Tally every line of the records below that includes "gives", and reply with the total alone.

• **Source records**:
□ □ □ □

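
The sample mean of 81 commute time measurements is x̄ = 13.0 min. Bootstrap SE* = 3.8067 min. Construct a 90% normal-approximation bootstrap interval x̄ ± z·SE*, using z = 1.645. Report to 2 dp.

Margin = 1.645 × 3.8067 = 6.262
Interval: 13.0 ± 6.262

(6.74, 19.26)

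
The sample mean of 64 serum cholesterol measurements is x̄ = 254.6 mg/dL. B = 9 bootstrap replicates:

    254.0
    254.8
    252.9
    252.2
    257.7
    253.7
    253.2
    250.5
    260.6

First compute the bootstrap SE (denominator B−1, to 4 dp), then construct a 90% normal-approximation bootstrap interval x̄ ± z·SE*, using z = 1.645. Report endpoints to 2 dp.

(249.60, 259.60)

Mean of replicates = 254.4000; sum of squared deviations = 73.8800; SE* = √(73.8800/8) = 3.0389
Margin = 1.645 × 3.0389 = 4.999
Interval: 254.6 ± 4.999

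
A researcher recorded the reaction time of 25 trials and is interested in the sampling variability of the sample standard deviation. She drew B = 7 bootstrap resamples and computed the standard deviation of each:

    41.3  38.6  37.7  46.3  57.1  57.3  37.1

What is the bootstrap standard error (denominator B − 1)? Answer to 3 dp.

Bootstrap SE is the standard deviation of the 7 replicate standard deviations.
Mean of replicates: (41.3 + 38.6 + 37.7 + 46.3 + 57.1 + 57.3 + 37.1) / 7 = 315.4000 / 7 = 45.0571
Sum of squared deviations: (−3.7571)² + (−6.4571)² + (−7.3571)² + (+1.2429)² + (+12.0429)² + (+12.2429)² + (−7.9571)² = 469.7171
Variance = 469.7171 / 6 = 78.2862
SE* = √78.2862

SE* = 8.848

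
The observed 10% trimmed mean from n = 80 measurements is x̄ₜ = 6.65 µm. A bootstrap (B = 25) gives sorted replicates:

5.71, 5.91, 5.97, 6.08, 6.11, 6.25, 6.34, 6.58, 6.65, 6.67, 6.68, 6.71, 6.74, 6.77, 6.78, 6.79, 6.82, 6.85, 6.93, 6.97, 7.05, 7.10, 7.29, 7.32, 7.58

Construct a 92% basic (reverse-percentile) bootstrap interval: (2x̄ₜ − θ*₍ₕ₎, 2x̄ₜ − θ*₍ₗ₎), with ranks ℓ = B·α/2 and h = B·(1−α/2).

Percentile endpoints at ranks 1 and 24: θ*₍1₎ = 5.71, θ*₍24₎ = 7.32.
Basic interval reflects these around x̄ₜ:
  lower = 2 × 6.65 − 7.32 = 5.98
  upper = 2 × 6.65 − 5.71 = 7.59

(5.98, 7.59)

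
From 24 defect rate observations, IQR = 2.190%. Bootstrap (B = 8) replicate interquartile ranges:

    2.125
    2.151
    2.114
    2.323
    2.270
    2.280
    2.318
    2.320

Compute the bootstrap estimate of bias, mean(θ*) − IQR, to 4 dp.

bias = +0.0476

mean(θ*) = (2.125 + 2.151 + 2.114 + 2.323 + 2.270 + 2.280 + 2.318 + 2.320) / 8 = 2.23762
bias = 2.23762 − 2.190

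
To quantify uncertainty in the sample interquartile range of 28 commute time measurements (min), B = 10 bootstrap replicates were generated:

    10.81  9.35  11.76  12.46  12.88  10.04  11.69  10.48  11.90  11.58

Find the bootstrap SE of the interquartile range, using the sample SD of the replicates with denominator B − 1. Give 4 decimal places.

SE* = 1.1028

Bootstrap SE is the standard deviation of the 10 replicate interquartile ranges.
Mean of replicates: (10.81 + 9.35 + 11.76 + 12.46 + 12.88 + 10.04 + 11.69 + 10.48 + 11.90 + 11.58) / 10 = 112.95000 / 10 = 11.29500
Sum of squared deviations: (−0.48500)² + (−1.94500)² + (+0.46500)² + (+1.16500)² + (+1.58500)² + (−1.25500)² + (+0.39500)² + (−0.81500)² + (+0.60500)² + (+0.28500)² = 10.94645
Variance = 10.94645 / 9 = 1.21627
SE* = √1.21627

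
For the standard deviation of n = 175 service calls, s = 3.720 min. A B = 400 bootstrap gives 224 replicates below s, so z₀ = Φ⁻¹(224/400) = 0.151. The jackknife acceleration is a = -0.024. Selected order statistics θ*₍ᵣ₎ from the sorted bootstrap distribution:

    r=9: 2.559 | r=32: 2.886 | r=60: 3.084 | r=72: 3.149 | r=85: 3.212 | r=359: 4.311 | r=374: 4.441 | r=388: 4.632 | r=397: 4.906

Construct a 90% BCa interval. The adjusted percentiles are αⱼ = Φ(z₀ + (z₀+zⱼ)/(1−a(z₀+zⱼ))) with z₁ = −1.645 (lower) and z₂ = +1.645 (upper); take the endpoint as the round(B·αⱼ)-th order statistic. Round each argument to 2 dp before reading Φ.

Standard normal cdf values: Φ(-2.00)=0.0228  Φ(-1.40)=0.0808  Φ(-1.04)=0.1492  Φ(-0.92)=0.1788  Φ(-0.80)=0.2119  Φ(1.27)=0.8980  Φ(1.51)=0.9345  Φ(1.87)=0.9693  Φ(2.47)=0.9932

(2.886, 4.632)

Lower: z₀ + z₁ = 0.151 + (-1.645) = -1.494; 1 − a(z₀+z₁) = 1 − (-0.024)(-1.494) = 0.9641; argument = 0.151 + (-1.494)/0.9641 = -1.3986 → -1.40.
α₁ = Φ(-1.40) = 0.0808; rank = round(400 × 0.0808) = 32; θ*₍32₎ = 2.886.
Upper: z₀ + z₂ = 1.796; 1 − a(z₀+z₂) = 1.0431; argument = 1.8728 → 1.87; α₂ = 0.9693; rank = 388; θ*₍388₎ = 4.632.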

□ □ □ □

• **The completed task**:
2